Extracted data entries:
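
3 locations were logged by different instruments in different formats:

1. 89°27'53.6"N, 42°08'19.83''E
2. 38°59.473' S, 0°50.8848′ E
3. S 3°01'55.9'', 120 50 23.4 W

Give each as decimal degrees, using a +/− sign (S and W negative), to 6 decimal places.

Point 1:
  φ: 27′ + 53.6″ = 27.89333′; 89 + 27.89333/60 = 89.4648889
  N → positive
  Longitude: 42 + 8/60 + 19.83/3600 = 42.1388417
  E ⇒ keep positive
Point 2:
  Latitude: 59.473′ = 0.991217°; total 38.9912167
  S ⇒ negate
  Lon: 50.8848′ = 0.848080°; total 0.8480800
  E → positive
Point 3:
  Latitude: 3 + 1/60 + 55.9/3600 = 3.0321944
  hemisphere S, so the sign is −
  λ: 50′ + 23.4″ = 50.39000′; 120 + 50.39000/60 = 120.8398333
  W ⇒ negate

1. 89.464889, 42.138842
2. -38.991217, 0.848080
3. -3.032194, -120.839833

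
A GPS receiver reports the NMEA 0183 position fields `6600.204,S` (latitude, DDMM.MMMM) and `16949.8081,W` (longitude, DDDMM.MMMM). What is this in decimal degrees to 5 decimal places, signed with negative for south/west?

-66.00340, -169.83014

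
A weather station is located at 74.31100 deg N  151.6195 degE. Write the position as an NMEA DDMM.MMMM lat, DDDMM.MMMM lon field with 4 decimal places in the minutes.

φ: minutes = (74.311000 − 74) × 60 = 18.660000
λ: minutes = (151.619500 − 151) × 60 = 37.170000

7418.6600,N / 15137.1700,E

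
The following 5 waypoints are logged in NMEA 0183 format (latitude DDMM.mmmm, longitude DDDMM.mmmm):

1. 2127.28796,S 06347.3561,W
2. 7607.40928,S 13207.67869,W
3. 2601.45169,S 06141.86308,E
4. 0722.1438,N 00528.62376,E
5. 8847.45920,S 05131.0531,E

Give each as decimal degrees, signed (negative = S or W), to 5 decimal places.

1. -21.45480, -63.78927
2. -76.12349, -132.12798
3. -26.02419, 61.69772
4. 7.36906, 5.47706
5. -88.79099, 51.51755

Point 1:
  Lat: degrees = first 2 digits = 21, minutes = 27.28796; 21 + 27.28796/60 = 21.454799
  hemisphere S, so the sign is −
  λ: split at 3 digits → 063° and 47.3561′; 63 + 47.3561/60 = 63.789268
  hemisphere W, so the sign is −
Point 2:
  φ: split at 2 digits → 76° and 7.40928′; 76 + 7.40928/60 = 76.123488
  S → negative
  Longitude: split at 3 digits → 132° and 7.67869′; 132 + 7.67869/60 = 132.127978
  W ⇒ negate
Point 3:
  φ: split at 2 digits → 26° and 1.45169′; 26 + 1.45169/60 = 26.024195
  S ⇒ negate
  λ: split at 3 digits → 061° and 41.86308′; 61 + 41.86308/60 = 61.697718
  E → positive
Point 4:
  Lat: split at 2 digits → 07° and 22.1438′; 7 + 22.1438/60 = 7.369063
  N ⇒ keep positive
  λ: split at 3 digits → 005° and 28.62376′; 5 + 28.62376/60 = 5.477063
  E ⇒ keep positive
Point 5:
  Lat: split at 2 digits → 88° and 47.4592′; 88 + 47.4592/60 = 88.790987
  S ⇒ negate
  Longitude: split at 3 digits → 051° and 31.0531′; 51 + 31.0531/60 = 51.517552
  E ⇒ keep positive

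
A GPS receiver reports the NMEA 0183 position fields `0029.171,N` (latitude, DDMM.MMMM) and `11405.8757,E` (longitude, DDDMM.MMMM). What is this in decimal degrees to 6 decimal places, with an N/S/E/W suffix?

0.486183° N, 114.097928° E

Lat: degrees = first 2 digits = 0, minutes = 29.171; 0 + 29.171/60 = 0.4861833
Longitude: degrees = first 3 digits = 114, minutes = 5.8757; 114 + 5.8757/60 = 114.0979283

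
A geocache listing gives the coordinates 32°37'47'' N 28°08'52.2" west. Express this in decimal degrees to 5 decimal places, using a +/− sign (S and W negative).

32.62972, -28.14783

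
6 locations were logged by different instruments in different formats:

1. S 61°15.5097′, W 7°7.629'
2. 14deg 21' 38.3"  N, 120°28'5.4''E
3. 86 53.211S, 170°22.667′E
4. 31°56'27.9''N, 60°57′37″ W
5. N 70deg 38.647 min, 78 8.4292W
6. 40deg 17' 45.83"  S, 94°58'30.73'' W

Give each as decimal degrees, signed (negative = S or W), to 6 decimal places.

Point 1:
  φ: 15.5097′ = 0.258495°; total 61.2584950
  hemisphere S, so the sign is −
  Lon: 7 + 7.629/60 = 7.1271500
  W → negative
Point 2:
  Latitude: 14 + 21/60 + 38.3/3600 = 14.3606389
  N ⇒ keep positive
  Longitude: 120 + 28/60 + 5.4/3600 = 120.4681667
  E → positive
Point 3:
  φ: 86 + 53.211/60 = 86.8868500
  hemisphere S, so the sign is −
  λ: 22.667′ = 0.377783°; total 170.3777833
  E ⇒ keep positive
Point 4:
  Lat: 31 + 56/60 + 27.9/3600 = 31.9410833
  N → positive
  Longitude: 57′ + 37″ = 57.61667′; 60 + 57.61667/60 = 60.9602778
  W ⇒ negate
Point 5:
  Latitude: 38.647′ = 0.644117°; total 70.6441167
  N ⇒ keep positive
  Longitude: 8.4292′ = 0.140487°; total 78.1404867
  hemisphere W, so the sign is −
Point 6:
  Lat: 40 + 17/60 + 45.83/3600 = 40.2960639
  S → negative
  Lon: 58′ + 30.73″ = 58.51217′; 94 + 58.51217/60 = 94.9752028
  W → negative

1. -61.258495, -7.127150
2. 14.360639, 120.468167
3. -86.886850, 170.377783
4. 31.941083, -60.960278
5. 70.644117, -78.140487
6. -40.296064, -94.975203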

** Problem details **
Please give the number of lines above that contain the string "locations", and nothing more.

** Solution to this exercise **
2